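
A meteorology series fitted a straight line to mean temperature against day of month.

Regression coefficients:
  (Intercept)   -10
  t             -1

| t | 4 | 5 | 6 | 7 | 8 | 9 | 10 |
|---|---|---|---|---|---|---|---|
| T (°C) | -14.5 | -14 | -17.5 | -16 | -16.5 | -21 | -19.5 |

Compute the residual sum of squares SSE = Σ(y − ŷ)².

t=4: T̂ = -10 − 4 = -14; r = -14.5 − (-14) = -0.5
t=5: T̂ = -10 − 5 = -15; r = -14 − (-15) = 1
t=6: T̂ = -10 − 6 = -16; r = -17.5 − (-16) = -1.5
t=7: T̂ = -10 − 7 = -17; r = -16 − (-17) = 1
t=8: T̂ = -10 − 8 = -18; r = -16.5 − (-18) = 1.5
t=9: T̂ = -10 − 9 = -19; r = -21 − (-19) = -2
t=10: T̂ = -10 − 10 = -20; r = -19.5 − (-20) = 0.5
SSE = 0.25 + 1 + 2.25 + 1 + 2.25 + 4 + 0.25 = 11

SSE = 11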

* * *

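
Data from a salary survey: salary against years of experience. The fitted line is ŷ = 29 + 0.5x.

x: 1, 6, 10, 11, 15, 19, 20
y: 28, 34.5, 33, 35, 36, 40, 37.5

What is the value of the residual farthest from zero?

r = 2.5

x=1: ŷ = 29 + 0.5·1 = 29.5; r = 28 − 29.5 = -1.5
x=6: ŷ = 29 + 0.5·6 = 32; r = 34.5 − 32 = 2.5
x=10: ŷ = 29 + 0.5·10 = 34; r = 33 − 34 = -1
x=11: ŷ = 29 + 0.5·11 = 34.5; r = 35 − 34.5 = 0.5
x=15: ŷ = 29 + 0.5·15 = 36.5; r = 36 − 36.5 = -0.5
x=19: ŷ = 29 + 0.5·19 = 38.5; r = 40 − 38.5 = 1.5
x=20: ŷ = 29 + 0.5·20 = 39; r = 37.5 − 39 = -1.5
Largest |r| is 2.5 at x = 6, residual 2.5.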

* * *

## Assigned task
If a line contains the word "against", count it; give the total for the entries above and nothing else.

## Result
2